TASK DIRECTIONS>
In the data that follows, how many lines include the string "accessibility"? Answer with the number alone.

[Stored data entries]
========================

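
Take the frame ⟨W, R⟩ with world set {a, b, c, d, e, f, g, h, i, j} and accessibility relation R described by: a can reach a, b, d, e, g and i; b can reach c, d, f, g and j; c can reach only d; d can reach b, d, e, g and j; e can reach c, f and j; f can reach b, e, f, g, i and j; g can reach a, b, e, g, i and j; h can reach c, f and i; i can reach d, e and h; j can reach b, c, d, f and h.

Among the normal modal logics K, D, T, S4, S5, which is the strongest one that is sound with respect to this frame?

Serial (axiom D): yes — every world has a successor (e.g. a R a).
Reflexive (axiom T): no — b is not related to itself.
Transitive (axiom 4): no — a R b and b R c, but not a R c.
Euclidean (axiom 5): no — a R b and a R e, but not b R e.
So F validates K, D; T would additionally require R to be reflexive. The strongest is D.

D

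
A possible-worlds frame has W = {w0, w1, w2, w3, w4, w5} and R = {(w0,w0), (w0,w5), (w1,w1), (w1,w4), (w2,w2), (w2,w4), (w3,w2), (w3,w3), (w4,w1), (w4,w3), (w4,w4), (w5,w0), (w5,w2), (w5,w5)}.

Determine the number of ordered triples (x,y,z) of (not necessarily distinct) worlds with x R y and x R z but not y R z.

Enumerating: (w2,w4,w2), (w3,w2,w3), (w4,w1,w3), (w4,w3,w1), (w4,w3,w4), (w5,w0,w2), (w5,w2,w0), (w5,w2,w5).

8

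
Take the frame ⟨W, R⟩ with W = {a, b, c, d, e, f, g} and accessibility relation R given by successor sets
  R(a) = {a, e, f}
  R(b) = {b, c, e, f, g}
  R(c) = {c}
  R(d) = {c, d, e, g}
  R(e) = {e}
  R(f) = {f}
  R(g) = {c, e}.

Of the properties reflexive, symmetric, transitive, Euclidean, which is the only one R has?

transitive

Reflexive: no — g is not related to itself.
Symmetric: no — a R e but not e R a.
Transitive: yes — every two-step R-path is closed by a direct edge.
Euclidean: no — a R e and a R f, but not e R f.
Only transitive holds.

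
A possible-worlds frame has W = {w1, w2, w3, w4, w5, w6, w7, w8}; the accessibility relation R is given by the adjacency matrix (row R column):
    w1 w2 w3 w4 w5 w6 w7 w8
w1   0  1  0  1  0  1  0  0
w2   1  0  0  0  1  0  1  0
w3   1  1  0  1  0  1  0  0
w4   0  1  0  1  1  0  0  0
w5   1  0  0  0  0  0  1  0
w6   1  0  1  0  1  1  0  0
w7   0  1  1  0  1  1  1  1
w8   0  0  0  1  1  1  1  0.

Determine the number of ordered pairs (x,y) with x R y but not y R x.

14

Enumerating: (w1,w4), (w2,w5), (w3,w1), (w3,w2), (w3,w4), (w4,w2), (w4,w5), (w5,w1), (w6,w5), (w7,w3), (w7,w6), (w8,w4), (w8,w5), (w8,w6).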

========================

SOLUTION TO THIS EXERCISE>
3